_Stored data:_
────
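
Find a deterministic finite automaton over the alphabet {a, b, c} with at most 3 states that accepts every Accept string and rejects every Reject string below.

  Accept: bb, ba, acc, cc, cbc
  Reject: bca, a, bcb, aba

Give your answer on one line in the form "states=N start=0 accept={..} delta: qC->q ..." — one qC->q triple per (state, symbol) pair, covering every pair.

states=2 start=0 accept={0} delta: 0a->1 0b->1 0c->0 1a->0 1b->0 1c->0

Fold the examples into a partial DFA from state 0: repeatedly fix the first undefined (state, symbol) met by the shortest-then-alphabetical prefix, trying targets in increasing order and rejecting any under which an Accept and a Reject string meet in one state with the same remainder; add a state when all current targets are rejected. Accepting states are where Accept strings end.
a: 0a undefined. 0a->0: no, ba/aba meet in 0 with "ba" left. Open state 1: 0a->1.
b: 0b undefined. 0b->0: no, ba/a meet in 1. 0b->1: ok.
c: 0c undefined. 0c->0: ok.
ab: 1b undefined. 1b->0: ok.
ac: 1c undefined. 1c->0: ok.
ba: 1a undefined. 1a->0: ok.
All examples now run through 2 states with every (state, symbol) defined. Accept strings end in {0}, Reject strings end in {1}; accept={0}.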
────
_What the exercise asks:_ You are asked to reproduce word for word the line containing "Accept: bb, ba, acc, cc, cbc" and every subsequent line through the end of the entries.

_Written reply:_
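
  Accept: bb, ba, acc, cc, cbc
  Reject: bca, a, bcb, aba

Give your answer on one line in the form "states=N start=0 accept={..} delta: qC->q ..." — one qC->q triple per (state, symbol) pair, covering every pair.

states=2 start=0 accept={0} delta: 0a->1 0b->1 0c->0 1a->0 1b->0 1c->0

Fold the examples into a partial DFA from state 0: repeatedly fix the first undefined (state, symbol) met by the shortest-then-alphabetical prefix, trying targets in increasing order and rejecting any under which an Accept and a Reject string meet in one state with the same remainder; add a state when all current targets are rejected. Accepting states are where Accept strings end.
a: 0a undefined. 0a->0: no, ba/aba meet in 0 with "ba" left. Open state 1: 0a->1.
b: 0b undefined. 0b->0: no, ba/a meet in 1. 0b->1: ok.
c: 0c undefined. 0c->0: ok.
ab: 1b undefined. 1b->0: ok.
ac: 1c undefined. 1c->0: ok.
ba: 1a undefined. 1a->0: ok.
All examples now run through 2 states with every (state, symbol) defined. Accept strings end in {0}, Reject strings end in {1}; accept={0}.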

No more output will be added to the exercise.